• [DATA RECORDS]:
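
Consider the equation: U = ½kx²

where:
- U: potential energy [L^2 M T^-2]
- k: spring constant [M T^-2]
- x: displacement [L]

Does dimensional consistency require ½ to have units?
No

U has dimensions [L^2 M T^-2] and kx² already has dimensions [L^2 M T^-2], so the equation balances without ½ contributing any dimensions. ½ is a pure (dimensionless) number; changing or removing it would not affect dimensional consistency.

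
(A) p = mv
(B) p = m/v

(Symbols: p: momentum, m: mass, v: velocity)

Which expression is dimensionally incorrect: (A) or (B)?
(B)

(A) p = mv: LHS [L M T^-1], RHS [L M T^-1] ✓
(B) p = m/v: LHS [L M T^-1], RHS [L^-1 M T] ✗

Expression (B) p = m/v is dimensionally incorrect.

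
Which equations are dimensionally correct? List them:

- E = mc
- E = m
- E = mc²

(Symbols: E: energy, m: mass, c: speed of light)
Dimensionally correct: E = mc²
Dimensionally incorrect: E = mc, E = m
Ordered (correct first, then incorrect): E = mc², E = mc, E = m

- E = mc: LHS [L^2 M T^-2], RHS [L M T^-1] → incorrect ✗
- E = m: LHS [L^2 M T^-2], RHS [M] → incorrect ✗
- E = mc²: LHS [L^2 M T^-2], RHS [L^2 M T^-2] → correct ✓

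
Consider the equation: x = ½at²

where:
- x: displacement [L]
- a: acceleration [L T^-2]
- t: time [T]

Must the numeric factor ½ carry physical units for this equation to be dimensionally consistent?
No

x has dimensions [L] and at² already has dimensions [L], so the equation balances without ½ contributing any dimensions. ½ is a pure (dimensionless) number; changing or removing it would not affect dimensional consistency.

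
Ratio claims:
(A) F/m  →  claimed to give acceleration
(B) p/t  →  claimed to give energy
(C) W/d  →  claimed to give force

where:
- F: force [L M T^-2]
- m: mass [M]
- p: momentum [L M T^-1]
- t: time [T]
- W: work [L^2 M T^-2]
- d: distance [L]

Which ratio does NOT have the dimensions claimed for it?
(B) p/t does not give energy

(A) F/m: [L T^-2] = acceleration [L T^-2] ✓
(B) p/t: [L M T^-2] ≠ energy [L^2 M T^-2] ✗
(C) W/d: [L M T^-2] = force [L M T^-2] ✓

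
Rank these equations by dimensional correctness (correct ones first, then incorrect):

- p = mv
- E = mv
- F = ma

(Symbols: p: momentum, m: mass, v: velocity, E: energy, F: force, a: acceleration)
Dimensionally correct: p = mv, F = ma
Dimensionally incorrect: E = mv
Ordered (correct first, then incorrect): p = mv, F = ma, E = mv

- p = mv: LHS [L M T^-1], RHS [L M T^-1] → correct ✓
- E = mv: LHS [L^2 M T^-2], RHS [L M T^-1] → incorrect ✗
- F = ma: LHS [L M T^-2], RHS [L M T^-2] → correct ✓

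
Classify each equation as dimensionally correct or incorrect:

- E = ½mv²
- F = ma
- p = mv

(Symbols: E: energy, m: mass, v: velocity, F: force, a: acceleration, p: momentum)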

• [TASK DIRECTIONS]: Track down all lines above with the string "equations" and copy them.

• [ANSWER TO THIS TASK]:
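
Which equations are dimensionally correct? List them:
Rank these equations by dimensional correctness (correct ones first, then incorrect):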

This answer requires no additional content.